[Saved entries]
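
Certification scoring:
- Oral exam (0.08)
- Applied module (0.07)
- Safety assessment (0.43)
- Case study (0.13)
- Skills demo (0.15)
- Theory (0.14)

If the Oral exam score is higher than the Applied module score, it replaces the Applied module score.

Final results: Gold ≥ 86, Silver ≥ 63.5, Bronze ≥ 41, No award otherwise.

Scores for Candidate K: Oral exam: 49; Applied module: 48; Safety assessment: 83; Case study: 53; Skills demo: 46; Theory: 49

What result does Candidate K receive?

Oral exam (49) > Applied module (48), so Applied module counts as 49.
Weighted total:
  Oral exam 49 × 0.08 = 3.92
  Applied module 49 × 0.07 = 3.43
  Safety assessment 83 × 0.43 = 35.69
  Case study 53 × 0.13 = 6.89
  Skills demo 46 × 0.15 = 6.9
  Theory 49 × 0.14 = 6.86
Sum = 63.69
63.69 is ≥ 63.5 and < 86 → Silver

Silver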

==

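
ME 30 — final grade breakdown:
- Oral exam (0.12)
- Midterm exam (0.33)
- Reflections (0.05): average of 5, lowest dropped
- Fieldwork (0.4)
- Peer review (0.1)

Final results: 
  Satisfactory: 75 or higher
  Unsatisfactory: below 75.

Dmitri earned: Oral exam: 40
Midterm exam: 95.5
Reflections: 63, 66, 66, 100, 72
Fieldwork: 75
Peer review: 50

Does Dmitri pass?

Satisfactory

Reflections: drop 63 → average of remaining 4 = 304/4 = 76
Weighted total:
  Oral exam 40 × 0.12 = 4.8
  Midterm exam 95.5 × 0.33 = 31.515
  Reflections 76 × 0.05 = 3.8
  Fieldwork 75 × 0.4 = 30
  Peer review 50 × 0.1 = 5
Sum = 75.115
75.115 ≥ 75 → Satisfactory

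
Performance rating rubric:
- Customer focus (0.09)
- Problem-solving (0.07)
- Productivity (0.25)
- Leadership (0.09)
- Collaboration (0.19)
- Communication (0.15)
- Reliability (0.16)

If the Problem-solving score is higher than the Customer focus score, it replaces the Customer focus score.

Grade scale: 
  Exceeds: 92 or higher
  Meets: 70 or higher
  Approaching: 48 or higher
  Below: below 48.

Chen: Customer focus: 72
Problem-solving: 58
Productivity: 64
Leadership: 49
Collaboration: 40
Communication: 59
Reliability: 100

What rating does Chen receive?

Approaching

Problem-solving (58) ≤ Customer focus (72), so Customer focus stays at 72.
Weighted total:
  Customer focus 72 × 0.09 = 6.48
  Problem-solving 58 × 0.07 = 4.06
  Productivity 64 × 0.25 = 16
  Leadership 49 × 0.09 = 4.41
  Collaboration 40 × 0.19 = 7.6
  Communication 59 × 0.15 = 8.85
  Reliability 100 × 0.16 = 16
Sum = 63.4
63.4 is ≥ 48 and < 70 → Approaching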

* * *

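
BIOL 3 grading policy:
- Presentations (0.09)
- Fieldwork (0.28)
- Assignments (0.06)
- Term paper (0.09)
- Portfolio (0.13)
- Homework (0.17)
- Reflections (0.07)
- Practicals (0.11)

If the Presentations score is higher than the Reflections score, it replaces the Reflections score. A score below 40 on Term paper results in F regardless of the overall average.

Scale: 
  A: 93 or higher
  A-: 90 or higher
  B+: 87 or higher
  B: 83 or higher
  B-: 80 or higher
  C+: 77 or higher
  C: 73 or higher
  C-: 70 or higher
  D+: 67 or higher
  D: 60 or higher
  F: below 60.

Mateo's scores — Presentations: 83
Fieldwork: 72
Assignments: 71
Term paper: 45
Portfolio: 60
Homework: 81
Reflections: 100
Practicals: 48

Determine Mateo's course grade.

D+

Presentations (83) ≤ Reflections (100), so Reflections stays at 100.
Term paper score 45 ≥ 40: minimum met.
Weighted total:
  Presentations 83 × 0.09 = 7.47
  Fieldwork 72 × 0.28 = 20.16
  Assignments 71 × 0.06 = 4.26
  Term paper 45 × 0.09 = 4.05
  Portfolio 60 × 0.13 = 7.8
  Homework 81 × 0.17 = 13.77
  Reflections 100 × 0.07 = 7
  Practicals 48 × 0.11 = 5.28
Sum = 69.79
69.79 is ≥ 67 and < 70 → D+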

| DIRECTIONS FOR THIS TASK |
All lines with the word "than" need to be copied from the data above.

| REPLY TO THE EXERCISE |
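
If the Oral exam score is higher than the Applied module score, it replaces the Applied module score.
If the Problem-solving score is higher than the Customer focus score, it replaces the Customer focus score.
If the Presentations score is higher than the Reflections score, it replaces the Reflections score. A score below 40 on Term paper results in F regardless of the overall average.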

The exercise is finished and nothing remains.